[Collected data entries]
'''
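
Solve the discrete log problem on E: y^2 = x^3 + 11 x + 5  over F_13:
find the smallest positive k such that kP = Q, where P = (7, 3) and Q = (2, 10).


Enumerate multiples of P until we hit Q = (2, 10):
  1P = (7, 3)
  2P = (2, 3)
  3P = (4, 10)
  4P = (6, 12)
  5P = (3, 0)
  6P = (6, 1)
  7P = (4, 3)
  8P = (2, 10)
Match found at i = 8.

k = 8


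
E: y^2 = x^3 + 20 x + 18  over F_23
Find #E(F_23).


For each x in F_23, count y with y^2 = x^3 + 20 x + 18 mod 23:
  x = 0: RHS = 18, y in [8, 15]  -> 2 point(s)
  x = 1: RHS = 16, y in [4, 19]  -> 2 point(s)
  x = 3: RHS = 13, y in [6, 17]  -> 2 point(s)
  x = 4: RHS = 1, y in [1, 22]  -> 2 point(s)
  x = 5: RHS = 13, y in [6, 17]  -> 2 point(s)
  x = 6: RHS = 9, y in [3, 20]  -> 2 point(s)
  x = 7: RHS = 18, y in [8, 15]  -> 2 point(s)
  x = 8: RHS = 0, y in [0]  -> 1 point(s)
  x = 12: RHS = 8, y in [10, 13]  -> 2 point(s)
  x = 14: RHS = 6, y in [11, 12]  -> 2 point(s)
  x = 15: RHS = 13, y in [6, 17]  -> 2 point(s)
  x = 16: RHS = 18, y in [8, 15]  -> 2 point(s)
  x = 17: RHS = 4, y in [2, 21]  -> 2 point(s)
  x = 18: RHS = 0, y in [0]  -> 1 point(s)
  x = 19: RHS = 12, y in [9, 14]  -> 2 point(s)
  x = 20: RHS = 0, y in [0]  -> 1 point(s)
  x = 21: RHS = 16, y in [4, 19]  -> 2 point(s)
Affine points: 31. Add the point at infinity: total = 32.

#E(F_23) = 32


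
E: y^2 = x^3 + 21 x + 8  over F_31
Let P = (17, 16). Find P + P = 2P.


Doubling: s = (3 x1^2 + a) / (2 y1)
s = (3*17^2 + 21) / (2*16) mod 31 = 20
x3 = s^2 - 2 x1 mod 31 = 20^2 - 2*17 = 25
y3 = s (x1 - x3) - y1 mod 31 = 20 * (17 - 25) - 16 = 10

2P = (25, 10)


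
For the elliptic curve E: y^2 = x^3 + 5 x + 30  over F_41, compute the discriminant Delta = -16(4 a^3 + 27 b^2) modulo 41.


4 a^3 + 27 b^2 = 4*5^3 + 27*30^2 = 500 + 24300 = 24800
Delta = -16 * (24800) = -396800
Delta mod 41 = 39

Delta = 39 (mod 41)


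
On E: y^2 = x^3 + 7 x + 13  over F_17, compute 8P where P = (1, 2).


k = 8 = 1000_2 (binary, LSB first: 0001)
Double-and-add from P = (1, 2):
  bit 0 = 0: acc unchanged = O
  bit 1 = 0: acc unchanged = O
  bit 2 = 0: acc unchanged = O
  bit 3 = 1: acc = O + (2, 1) = (2, 1)

8P = (2, 1)


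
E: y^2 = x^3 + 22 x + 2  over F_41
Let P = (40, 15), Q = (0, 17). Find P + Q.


P != Q, so use the chord formula.
s = (y2 - y1) / (x2 - x1) = (2) / (1) mod 41 = 2
x3 = s^2 - x1 - x2 mod 41 = 2^2 - 40 - 0 = 5
y3 = s (x1 - x3) - y1 mod 41 = 2 * (40 - 5) - 15 = 14

P + Q = (5, 14)


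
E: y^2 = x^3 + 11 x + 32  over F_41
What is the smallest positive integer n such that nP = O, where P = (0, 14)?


Compute successive multiples of P until we hit O:
  1P = (0, 14)
  2P = (16, 9)
  3P = (7, 1)
  4P = (9, 32)
  5P = (36, 37)
  6P = (36, 4)
  7P = (9, 9)
  8P = (7, 40)
  ... (continuing to 11P)
  11P = O

ord(P) = 11


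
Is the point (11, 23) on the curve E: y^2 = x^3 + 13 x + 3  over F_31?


Check whether y^2 = x^3 + 13 x + 3 (mod 31) for (x, y) = (11, 23).
LHS: y^2 = 23^2 mod 31 = 2
RHS: x^3 + 13 x + 3 = 11^3 + 13*11 + 3 mod 31 = 20
LHS != RHS

No, not on the curve


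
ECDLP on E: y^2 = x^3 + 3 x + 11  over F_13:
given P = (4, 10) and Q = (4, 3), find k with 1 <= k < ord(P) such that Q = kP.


Enumerate multiples of P until we hit Q = (4, 3):
  1P = (4, 10)
  2P = (9, 0)
  3P = (4, 3)
Match found at i = 3.

k = 3


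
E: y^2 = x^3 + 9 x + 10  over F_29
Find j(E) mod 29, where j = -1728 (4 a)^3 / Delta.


Delta = -16(4 a^3 + 27 b^2) mod 29 = 15
-1728 * (4 a)^3 = -1728 * (4*9)^3 mod 29 = 27
j = 27 * 15^(-1) mod 29 = 25

j = 25 (mod 29)


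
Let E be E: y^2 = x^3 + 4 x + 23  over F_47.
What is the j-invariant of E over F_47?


Delta = -16(4 a^3 + 27 b^2) mod 47 = 26
-1728 * (4 a)^3 = -1728 * (4*4)^3 mod 47 = 30
j = 30 * 26^(-1) mod 47 = 12

j = 12 (mod 47)


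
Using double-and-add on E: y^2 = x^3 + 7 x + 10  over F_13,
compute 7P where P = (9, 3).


k = 7 = 111_2 (binary, LSB first: 111)
Double-and-add from P = (9, 3):
  bit 0 = 1: acc = O + (9, 3) = (9, 3)
  bit 1 = 1: acc = (9, 3) + (5, 12) = (0, 6)
  bit 2 = 1: acc = (0, 6) + (7, 5) = (10, 1)

7P = (10, 1)


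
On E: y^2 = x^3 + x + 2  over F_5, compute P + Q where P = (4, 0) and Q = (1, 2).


P != Q, so use the chord formula.
s = (y2 - y1) / (x2 - x1) = (2) / (2) mod 5 = 1
x3 = s^2 - x1 - x2 mod 5 = 1^2 - 4 - 1 = 1
y3 = s (x1 - x3) - y1 mod 5 = 1 * (4 - 1) - 0 = 3

P + Q = (1, 3)


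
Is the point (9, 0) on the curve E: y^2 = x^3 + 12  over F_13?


Check whether y^2 = x^3 + 0 x + 12 (mod 13) for (x, y) = (9, 0).
LHS: y^2 = 0^2 mod 13 = 0
RHS: x^3 + 0 x + 12 = 9^3 + 0*9 + 12 mod 13 = 0
LHS = RHS

Yes, on the curve


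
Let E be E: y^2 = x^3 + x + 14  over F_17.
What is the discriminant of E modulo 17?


4 a^3 + 27 b^2 = 4*1^3 + 27*14^2 = 4 + 5292 = 5296
Delta = -16 * (5296) = -84736
Delta mod 17 = 9

Delta = 9 (mod 17)


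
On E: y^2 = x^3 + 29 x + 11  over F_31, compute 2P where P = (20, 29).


Doubling: s = (3 x1^2 + a) / (2 y1)
s = (3*20^2 + 29) / (2*29) mod 31 = 26
x3 = s^2 - 2 x1 mod 31 = 26^2 - 2*20 = 16
y3 = s (x1 - x3) - y1 mod 31 = 26 * (20 - 16) - 29 = 13

2P = (16, 13)


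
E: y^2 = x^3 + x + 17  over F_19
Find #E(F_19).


For each x in F_19, count y with y^2 = x^3 + 1 x + 17 mod 19:
  x = 0: RHS = 17, y in [6, 13]  -> 2 point(s)
  x = 1: RHS = 0, y in [0]  -> 1 point(s)
  x = 3: RHS = 9, y in [3, 16]  -> 2 point(s)
  x = 4: RHS = 9, y in [3, 16]  -> 2 point(s)
  x = 6: RHS = 11, y in [7, 12]  -> 2 point(s)
  x = 7: RHS = 6, y in [5, 14]  -> 2 point(s)
  x = 8: RHS = 5, y in [9, 10]  -> 2 point(s)
  x = 10: RHS = 1, y in [1, 18]  -> 2 point(s)
  x = 12: RHS = 9, y in [3, 16]  -> 2 point(s)
  x = 13: RHS = 4, y in [2, 17]  -> 2 point(s)
  x = 14: RHS = 1, y in [1, 18]  -> 2 point(s)
  x = 15: RHS = 6, y in [5, 14]  -> 2 point(s)
  x = 16: RHS = 6, y in [5, 14]  -> 2 point(s)
  x = 17: RHS = 7, y in [8, 11]  -> 2 point(s)
Affine points: 27. Add the point at infinity: total = 28.

#E(F_19) = 28


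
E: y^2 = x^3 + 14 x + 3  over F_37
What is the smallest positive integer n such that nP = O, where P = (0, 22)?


Compute successive multiples of P until we hit O:
  1P = (0, 22)
  2P = (4, 7)
  3P = (17, 14)
  4P = (32, 17)
  5P = (6, 9)
  6P = (10, 12)
  7P = (28, 6)
  8P = (35, 35)
  ... (continuing to 17P)
  17P = O

ord(P) = 17


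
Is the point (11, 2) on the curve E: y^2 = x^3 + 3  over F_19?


Check whether y^2 = x^3 + 0 x + 3 (mod 19) for (x, y) = (11, 2).
LHS: y^2 = 2^2 mod 19 = 4
RHS: x^3 + 0 x + 3 = 11^3 + 0*11 + 3 mod 19 = 4
LHS = RHS

Yes, on the curve


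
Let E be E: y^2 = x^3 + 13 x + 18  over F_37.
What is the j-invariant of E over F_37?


Delta = -16(4 a^3 + 27 b^2) mod 37 = 32
-1728 * (4 a)^3 = -1728 * (4*13)^3 mod 37 = 14
j = 14 * 32^(-1) mod 37 = 12

j = 12 (mod 37)


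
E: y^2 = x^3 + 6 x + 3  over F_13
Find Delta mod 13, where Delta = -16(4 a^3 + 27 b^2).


4 a^3 + 27 b^2 = 4*6^3 + 27*3^2 = 864 + 243 = 1107
Delta = -16 * (1107) = -17712
Delta mod 13 = 7

Delta = 7 (mod 13)


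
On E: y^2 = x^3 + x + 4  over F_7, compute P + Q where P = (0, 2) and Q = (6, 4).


P != Q, so use the chord formula.
s = (y2 - y1) / (x2 - x1) = (2) / (6) mod 7 = 5
x3 = s^2 - x1 - x2 mod 7 = 5^2 - 0 - 6 = 5
y3 = s (x1 - x3) - y1 mod 7 = 5 * (0 - 5) - 2 = 1

P + Q = (5, 1)


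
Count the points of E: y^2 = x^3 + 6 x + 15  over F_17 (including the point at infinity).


For each x in F_17, count y with y^2 = x^3 + 6 x + 15 mod 17:
  x = 0: RHS = 15, y in [7, 10]  -> 2 point(s)
  x = 2: RHS = 1, y in [1, 16]  -> 2 point(s)
  x = 3: RHS = 9, y in [3, 14]  -> 2 point(s)
  x = 4: RHS = 1, y in [1, 16]  -> 2 point(s)
  x = 5: RHS = 0, y in [0]  -> 1 point(s)
  x = 7: RHS = 9, y in [3, 14]  -> 2 point(s)
  x = 9: RHS = 16, y in [4, 13]  -> 2 point(s)
  x = 10: RHS = 4, y in [2, 15]  -> 2 point(s)
  x = 11: RHS = 1, y in [1, 16]  -> 2 point(s)
  x = 12: RHS = 13, y in [8, 9]  -> 2 point(s)
  x = 14: RHS = 4, y in [2, 15]  -> 2 point(s)
  x = 16: RHS = 8, y in [5, 12]  -> 2 point(s)
Affine points: 23. Add the point at infinity: total = 24.

#E(F_17) = 24


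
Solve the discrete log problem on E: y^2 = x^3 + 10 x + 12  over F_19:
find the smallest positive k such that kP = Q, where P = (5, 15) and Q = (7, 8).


Enumerate multiples of P until we hit Q = (7, 8):
  1P = (5, 15)
  2P = (7, 11)
  3P = (11, 16)
  4P = (12, 6)
  5P = (18, 18)
  6P = (1, 2)
  7P = (1, 17)
  8P = (18, 1)
  9P = (12, 13)
  10P = (11, 3)
  11P = (7, 8)
Match found at i = 11.

k = 11


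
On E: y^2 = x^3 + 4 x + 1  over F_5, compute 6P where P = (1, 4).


k = 6 = 110_2 (binary, LSB first: 011)
Double-and-add from P = (1, 4):
  bit 0 = 0: acc unchanged = O
  bit 1 = 1: acc = O + (4, 4) = (4, 4)
  bit 2 = 1: acc = (4, 4) + (3, 0) = (4, 1)

6P = (4, 1)


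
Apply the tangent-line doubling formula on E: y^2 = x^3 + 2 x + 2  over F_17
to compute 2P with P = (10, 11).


Doubling: s = (3 x1^2 + a) / (2 y1)
s = (3*10^2 + 2) / (2*11) mod 17 = 6
x3 = s^2 - 2 x1 mod 17 = 6^2 - 2*10 = 16
y3 = s (x1 - x3) - y1 mod 17 = 6 * (10 - 16) - 11 = 4

2P = (16, 4)


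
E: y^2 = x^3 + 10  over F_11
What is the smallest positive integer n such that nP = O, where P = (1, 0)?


Compute successive multiples of P until we hit O:
  1P = (1, 0)
  2P = O

ord(P) = 2


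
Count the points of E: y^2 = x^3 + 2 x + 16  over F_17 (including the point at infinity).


For each x in F_17, count y with y^2 = x^3 + 2 x + 16 mod 17:
  x = 0: RHS = 16, y in [4, 13]  -> 2 point(s)
  x = 1: RHS = 2, y in [6, 11]  -> 2 point(s)
  x = 3: RHS = 15, y in [7, 10]  -> 2 point(s)
  x = 5: RHS = 15, y in [7, 10]  -> 2 point(s)
  x = 7: RHS = 16, y in [4, 13]  -> 2 point(s)
  x = 8: RHS = 0, y in [0]  -> 1 point(s)
  x = 9: RHS = 15, y in [7, 10]  -> 2 point(s)
  x = 10: RHS = 16, y in [4, 13]  -> 2 point(s)
  x = 11: RHS = 9, y in [3, 14]  -> 2 point(s)
  x = 12: RHS = 0, y in [0]  -> 1 point(s)
  x = 14: RHS = 0, y in [0]  -> 1 point(s)
  x = 15: RHS = 4, y in [2, 15]  -> 2 point(s)
  x = 16: RHS = 13, y in [8, 9]  -> 2 point(s)
Affine points: 23. Add the point at infinity: total = 24.

#E(F_17) = 24


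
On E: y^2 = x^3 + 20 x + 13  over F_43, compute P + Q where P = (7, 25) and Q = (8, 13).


P != Q, so use the chord formula.
s = (y2 - y1) / (x2 - x1) = (31) / (1) mod 43 = 31
x3 = s^2 - x1 - x2 mod 43 = 31^2 - 7 - 8 = 0
y3 = s (x1 - x3) - y1 mod 43 = 31 * (7 - 0) - 25 = 20

P + Q = (0, 20)


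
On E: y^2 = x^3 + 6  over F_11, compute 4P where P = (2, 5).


k = 4 = 100_2 (binary, LSB first: 001)
Double-and-add from P = (2, 5):
  bit 0 = 0: acc unchanged = O
  bit 1 = 0: acc unchanged = O
  bit 2 = 1: acc = O + (4, 9) = (4, 9)

4P = (4, 9)


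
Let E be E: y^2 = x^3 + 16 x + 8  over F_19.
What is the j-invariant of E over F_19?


Delta = -16(4 a^3 + 27 b^2) mod 19 = 15
-1728 * (4 a)^3 = -1728 * (4*16)^3 mod 19 = 1
j = 1 * 15^(-1) mod 19 = 14

j = 14 (mod 19)


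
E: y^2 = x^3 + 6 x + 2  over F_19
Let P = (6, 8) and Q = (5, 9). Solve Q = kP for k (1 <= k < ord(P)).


Enumerate multiples of P until we hit Q = (5, 9):
  1P = (6, 8)
  2P = (7, 11)
  3P = (15, 3)
  4P = (3, 3)
  5P = (17, 18)
  6P = (13, 15)
  7P = (1, 16)
  8P = (10, 6)
  9P = (8, 12)
  10P = (9, 5)
  11P = (5, 10)
  12P = (12, 4)
  13P = (12, 15)
  14P = (5, 9)
Match found at i = 14.

k = 14


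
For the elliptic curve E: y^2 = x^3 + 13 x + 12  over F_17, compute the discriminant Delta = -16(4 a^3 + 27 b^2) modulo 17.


4 a^3 + 27 b^2 = 4*13^3 + 27*12^2 = 8788 + 3888 = 12676
Delta = -16 * (12676) = -202816
Delta mod 17 = 11

Delta = 11 (mod 17)


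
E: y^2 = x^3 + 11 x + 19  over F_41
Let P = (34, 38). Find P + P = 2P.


Doubling: s = (3 x1^2 + a) / (2 y1)
s = (3*34^2 + 11) / (2*38) mod 41 = 1
x3 = s^2 - 2 x1 mod 41 = 1^2 - 2*34 = 15
y3 = s (x1 - x3) - y1 mod 41 = 1 * (34 - 15) - 38 = 22

2P = (15, 22)


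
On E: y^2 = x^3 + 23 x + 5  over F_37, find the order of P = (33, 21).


Compute successive multiples of P until we hit O:
  1P = (33, 21)
  2P = (35, 32)
  3P = (27, 12)
  4P = (7, 18)
  5P = (9, 33)
  6P = (23, 11)
  7P = (19, 30)
  8P = (26, 30)
  ... (continuing to 34P)
  34P = O

ord(P) = 34


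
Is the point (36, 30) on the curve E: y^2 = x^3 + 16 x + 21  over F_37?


Check whether y^2 = x^3 + 16 x + 21 (mod 37) for (x, y) = (36, 30).
LHS: y^2 = 30^2 mod 37 = 12
RHS: x^3 + 16 x + 21 = 36^3 + 16*36 + 21 mod 37 = 4
LHS != RHS

No, not on the curve


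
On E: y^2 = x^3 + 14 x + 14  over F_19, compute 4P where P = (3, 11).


k = 4 = 100_2 (binary, LSB first: 001)
Double-and-add from P = (3, 11):
  bit 0 = 0: acc unchanged = O
  bit 1 = 0: acc unchanged = O
  bit 2 = 1: acc = O + (11, 6) = (11, 6)

4P = (11, 6)


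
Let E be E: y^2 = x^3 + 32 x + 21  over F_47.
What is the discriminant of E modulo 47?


4 a^3 + 27 b^2 = 4*32^3 + 27*21^2 = 131072 + 11907 = 142979
Delta = -16 * (142979) = -2287664
Delta mod 47 = 14

Delta = 14 (mod 47)


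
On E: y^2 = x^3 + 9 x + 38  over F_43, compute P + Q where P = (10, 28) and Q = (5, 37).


P != Q, so use the chord formula.
s = (y2 - y1) / (x2 - x1) = (9) / (38) mod 43 = 24
x3 = s^2 - x1 - x2 mod 43 = 24^2 - 10 - 5 = 2
y3 = s (x1 - x3) - y1 mod 43 = 24 * (10 - 2) - 28 = 35

P + Q = (2, 35)


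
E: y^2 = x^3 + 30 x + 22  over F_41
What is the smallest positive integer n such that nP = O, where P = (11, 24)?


Compute successive multiples of P until we hit O:
  1P = (11, 24)
  2P = (9, 18)
  3P = (30, 1)
  4P = (21, 14)
  5P = (10, 16)
  6P = (2, 7)
  7P = (26, 16)
  8P = (40, 27)
  ... (continuing to 49P)
  49P = O

ord(P) = 49


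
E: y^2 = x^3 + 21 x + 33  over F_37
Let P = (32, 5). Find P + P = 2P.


Doubling: s = (3 x1^2 + a) / (2 y1)
s = (3*32^2 + 21) / (2*5) mod 37 = 17
x3 = s^2 - 2 x1 mod 37 = 17^2 - 2*32 = 3
y3 = s (x1 - x3) - y1 mod 37 = 17 * (32 - 3) - 5 = 7

2P = (3, 7)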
'''
**Work instructions**
Look above for the line with "and Q = (2, 10)." and the line with "E: y^2 = x^3 + 20 x + 18". Retype those two lines and every line between them exactly, adding nothing.

**Result of the exercise**
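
find the smallest positive k such that kP = Q, where P = (7, 3) and Q = (2, 10).


Enumerate multiples of P until we hit Q = (2, 10):
  1P = (7, 3)
  2P = (2, 3)
  3P = (4, 10)
  4P = (6, 12)
  5P = (3, 0)
  6P = (6, 1)
  7P = (4, 3)
  8P = (2, 10)
Match found at i = 8.

k = 8


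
E: y^2 = x^3 + 20 x + 18  over F_23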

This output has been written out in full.